A bare number is the only acceptable answer: how many lines of these entries include "assignment"?
Available data: Begin
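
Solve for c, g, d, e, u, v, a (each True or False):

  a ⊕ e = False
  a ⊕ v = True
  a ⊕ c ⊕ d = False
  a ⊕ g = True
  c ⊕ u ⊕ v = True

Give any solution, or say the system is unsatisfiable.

c = True, g = True, d = True, e = False, u = True, v = True, a = False

a ⊕ e = F ⊕ F = False ✓
a ⊕ v = F ⊕ T = True ✓
a ⊕ c ⊕ d = F ⊕ T ⊕ T = False ✓
a ⊕ g = F ⊕ T = True ✓
c ⊕ u ⊕ v = T ⊕ T ⊕ T = True ✓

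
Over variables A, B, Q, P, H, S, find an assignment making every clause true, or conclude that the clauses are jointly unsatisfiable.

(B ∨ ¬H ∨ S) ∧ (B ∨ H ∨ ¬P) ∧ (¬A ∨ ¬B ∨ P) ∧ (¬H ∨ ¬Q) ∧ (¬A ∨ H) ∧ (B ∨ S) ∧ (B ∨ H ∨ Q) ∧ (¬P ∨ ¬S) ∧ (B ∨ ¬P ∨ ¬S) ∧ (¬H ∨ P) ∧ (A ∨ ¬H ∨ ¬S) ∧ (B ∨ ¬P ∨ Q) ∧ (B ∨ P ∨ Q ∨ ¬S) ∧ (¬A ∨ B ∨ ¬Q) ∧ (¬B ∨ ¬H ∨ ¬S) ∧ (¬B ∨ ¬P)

A: False, B: True, Q: False, P: False, H: False, S: True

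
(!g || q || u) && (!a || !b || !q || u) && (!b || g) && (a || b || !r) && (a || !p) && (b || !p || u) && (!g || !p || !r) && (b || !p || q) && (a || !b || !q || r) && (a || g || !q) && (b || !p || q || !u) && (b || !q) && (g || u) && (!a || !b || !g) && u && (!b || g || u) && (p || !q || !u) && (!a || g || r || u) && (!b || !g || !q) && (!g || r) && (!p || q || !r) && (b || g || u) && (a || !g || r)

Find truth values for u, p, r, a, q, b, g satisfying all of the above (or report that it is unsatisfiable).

Unit clause (u) forces u = True.
Set p = False.
  then (p || !q || !u) forces q = False.
Set r = False.
  then (!g || r) forces g = False.
  then (!b || g) forces b = False.
Set a = True.
All clauses satisfied.

u = True, p = False, r = False, a = True, q = False, b = False, g = False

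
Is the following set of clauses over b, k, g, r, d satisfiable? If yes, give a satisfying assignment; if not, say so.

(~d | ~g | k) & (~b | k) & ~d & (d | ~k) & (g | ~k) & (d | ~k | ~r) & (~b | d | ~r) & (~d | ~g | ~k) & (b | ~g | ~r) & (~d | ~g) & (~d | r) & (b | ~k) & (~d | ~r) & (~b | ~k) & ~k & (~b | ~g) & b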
Available data: End
Answer to the exercise: 2